- _AIM OF THE EXERCISE_
Search the records for the string "plasmid", then copy each line where it appears.

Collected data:
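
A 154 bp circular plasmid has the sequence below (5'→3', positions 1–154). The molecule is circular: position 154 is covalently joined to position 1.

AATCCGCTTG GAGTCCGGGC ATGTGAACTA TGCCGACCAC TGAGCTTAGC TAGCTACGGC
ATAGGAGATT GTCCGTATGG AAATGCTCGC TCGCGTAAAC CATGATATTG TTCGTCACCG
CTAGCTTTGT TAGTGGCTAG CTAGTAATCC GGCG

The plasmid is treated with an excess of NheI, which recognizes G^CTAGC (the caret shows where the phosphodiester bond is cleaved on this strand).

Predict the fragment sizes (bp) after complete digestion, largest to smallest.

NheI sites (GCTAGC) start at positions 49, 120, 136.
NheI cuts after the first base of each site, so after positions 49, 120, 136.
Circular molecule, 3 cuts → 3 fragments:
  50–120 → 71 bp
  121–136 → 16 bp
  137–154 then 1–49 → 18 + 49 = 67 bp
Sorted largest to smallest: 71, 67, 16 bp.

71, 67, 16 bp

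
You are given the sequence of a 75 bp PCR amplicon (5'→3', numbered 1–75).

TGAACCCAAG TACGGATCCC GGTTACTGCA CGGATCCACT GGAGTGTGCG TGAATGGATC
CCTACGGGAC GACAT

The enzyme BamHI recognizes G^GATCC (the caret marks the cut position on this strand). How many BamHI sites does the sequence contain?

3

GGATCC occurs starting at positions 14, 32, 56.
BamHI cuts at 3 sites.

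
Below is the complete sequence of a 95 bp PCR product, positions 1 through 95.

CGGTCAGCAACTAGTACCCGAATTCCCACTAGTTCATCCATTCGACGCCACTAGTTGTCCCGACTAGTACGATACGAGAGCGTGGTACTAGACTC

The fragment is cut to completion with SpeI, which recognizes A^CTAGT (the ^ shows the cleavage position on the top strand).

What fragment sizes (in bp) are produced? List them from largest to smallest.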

- _TASK RESPONSE_
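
A 154 bp circular plasmid has the sequence below (5'→3', positions 1–154). The molecule is circular: position 154 is covalently joined to position 1.
The plasmid is treated with an excess of NheI, which recognizes G^CTAGC (the caret shows where the phosphodiester bond is cleaved on this strand).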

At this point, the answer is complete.